Content starts
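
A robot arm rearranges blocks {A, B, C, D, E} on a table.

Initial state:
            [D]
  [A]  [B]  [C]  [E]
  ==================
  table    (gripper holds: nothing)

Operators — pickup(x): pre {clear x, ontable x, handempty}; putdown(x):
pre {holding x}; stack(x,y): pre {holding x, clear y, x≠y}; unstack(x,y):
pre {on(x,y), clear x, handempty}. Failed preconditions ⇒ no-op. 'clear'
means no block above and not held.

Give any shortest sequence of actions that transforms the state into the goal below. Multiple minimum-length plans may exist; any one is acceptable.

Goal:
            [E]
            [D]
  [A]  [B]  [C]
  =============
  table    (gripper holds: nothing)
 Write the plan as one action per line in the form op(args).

step 1 (pickup(E)): towers=[A; B; C/D] holding=E
step 2 (stack(E, D)): towers=[A; B; C/D/E] holding=-
goal check: towers=[A; B; C/D/E] holding=- — reached (length 2, optimal by BFS)

pickup(E)
stack(E, D)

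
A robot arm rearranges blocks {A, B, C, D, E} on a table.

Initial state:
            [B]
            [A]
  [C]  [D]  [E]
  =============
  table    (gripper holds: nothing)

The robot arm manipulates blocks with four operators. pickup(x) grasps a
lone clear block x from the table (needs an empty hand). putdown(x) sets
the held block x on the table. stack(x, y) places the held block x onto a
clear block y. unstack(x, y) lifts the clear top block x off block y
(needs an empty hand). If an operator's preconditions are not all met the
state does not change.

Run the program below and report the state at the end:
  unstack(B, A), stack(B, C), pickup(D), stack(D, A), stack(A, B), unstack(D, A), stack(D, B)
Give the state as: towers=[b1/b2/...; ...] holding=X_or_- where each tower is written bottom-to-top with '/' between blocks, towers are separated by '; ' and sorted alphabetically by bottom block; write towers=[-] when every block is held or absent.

towers=[C/B/D; E/A] holding=-

step 1 (unstack(B, A)): towers=[C; D; E/A] holding=B
step 2 (stack(B, C)): towers=[C/B; D; E/A] holding=-
step 3 (pickup(D)): towers=[C/B; E/A] holding=D
step 4 (stack(D, A)): towers=[C/B; E/A/D] holding=-
step 5 (stack(A, B)) [no-op]: towers=[C/B; E/A/D] holding=-
step 6 (unstack(D, A)): towers=[C/B; E/A] holding=D
step 7 (stack(D, B)): towers=[C/B/D; E/A] holding=-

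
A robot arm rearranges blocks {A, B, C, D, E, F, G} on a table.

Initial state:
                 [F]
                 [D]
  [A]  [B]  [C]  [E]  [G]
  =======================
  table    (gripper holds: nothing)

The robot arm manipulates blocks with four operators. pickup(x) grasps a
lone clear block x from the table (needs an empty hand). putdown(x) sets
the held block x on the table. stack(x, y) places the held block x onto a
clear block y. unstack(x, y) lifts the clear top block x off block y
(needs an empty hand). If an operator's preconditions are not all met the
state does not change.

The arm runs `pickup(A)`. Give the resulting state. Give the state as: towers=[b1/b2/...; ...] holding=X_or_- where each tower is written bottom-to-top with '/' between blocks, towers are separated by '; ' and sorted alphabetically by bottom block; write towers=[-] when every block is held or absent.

before: towers=[A; B; C; E/D/F; G] holding=-
pre[pickup(A)]: clear(A) yes, ontable(A) yes, handempty yes
all met → apply pickup(A)
after:  towers=[B; C; E/D/F; G] holding=A

towers=[B; C; E/D/F; G] holding=A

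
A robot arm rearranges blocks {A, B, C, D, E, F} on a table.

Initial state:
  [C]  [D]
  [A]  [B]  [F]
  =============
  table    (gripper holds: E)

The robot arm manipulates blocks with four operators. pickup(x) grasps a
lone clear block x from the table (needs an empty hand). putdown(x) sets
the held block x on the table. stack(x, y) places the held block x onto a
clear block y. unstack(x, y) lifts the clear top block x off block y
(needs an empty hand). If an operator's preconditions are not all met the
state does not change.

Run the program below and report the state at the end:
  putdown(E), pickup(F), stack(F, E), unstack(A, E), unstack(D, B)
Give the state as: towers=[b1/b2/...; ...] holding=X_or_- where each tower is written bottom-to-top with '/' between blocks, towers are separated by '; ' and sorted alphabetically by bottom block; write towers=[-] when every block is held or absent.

step 1 (putdown(E)): towers=[A/C; B/D; E; F] holding=-
step 2 (pickup(F)): towers=[A/C; B/D; E] holding=F
step 3 (stack(F, E)): towers=[A/C; B/D; E/F] holding=-
step 4 (unstack(A, E)) [no-op]: towers=[A/C; B/D; E/F] holding=-
step 5 (unstack(D, B)): towers=[A/C; B; E/F] holding=D

towers=[A/C; B; E/F] holding=D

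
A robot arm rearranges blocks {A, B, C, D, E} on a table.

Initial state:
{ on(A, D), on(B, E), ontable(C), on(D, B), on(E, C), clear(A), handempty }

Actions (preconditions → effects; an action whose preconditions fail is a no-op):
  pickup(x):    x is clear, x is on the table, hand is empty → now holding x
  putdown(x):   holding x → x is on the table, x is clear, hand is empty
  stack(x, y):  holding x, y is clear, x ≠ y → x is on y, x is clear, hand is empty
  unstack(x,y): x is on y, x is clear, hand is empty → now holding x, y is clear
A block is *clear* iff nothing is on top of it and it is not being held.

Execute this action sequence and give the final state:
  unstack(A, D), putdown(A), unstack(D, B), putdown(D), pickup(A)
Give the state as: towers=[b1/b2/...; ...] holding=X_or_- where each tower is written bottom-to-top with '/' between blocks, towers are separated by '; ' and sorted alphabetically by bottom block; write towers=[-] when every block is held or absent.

step 1 (unstack(A, D)): towers=[C/E/B/D] holding=A
step 2 (putdown(A)): towers=[A; C/E/B/D] holding=-
step 3 (unstack(D, B)): towers=[A; C/E/B] holding=D
step 4 (putdown(D)): towers=[A; C/E/B; D] holding=-
step 5 (pickup(A)): towers=[C/E/B; D] holding=A

towers=[C/E/B; D] holding=A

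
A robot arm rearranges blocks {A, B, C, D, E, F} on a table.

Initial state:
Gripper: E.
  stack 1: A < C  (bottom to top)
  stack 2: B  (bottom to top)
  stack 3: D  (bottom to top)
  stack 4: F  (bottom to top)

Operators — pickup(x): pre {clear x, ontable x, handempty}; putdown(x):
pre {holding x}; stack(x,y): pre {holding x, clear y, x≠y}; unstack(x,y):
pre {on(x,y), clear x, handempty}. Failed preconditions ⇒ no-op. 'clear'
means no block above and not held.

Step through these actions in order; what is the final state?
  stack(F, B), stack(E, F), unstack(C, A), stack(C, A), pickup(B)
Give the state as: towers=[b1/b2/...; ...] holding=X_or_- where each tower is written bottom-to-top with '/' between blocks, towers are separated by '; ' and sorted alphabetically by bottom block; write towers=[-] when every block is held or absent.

towers=[A/C; D; F/E] holding=B

step 1 (stack(F, B)) [no-op]: towers=[A/C; B; D; F] holding=E
step 2 (stack(E, F)): towers=[A/C; B; D; F/E] holding=-
step 3 (unstack(C, A)): towers=[A; B; D; F/E] holding=C
step 4 (stack(C, A)): towers=[A/C; B; D; F/E] holding=-
step 5 (pickup(B)): towers=[A/C; D; F/E] holding=B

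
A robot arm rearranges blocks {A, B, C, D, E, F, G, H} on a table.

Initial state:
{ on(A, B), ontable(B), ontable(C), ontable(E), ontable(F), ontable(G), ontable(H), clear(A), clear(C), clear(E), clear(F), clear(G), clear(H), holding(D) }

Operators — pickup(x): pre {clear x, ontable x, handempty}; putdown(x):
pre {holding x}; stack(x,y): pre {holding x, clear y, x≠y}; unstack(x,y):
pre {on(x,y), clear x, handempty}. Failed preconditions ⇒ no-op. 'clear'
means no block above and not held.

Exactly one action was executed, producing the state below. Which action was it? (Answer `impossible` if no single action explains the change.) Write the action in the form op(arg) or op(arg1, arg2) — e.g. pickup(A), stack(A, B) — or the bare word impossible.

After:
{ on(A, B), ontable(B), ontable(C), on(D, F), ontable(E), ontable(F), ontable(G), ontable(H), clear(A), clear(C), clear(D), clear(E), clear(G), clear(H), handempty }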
Content ends
AIM OF THE EXERCISE: Each line of the records that holds the word "final" should be copied out.

YOUR SOLUTION:
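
Execute this action sequence and give the final state:
Step through these actions in order; what is the final state?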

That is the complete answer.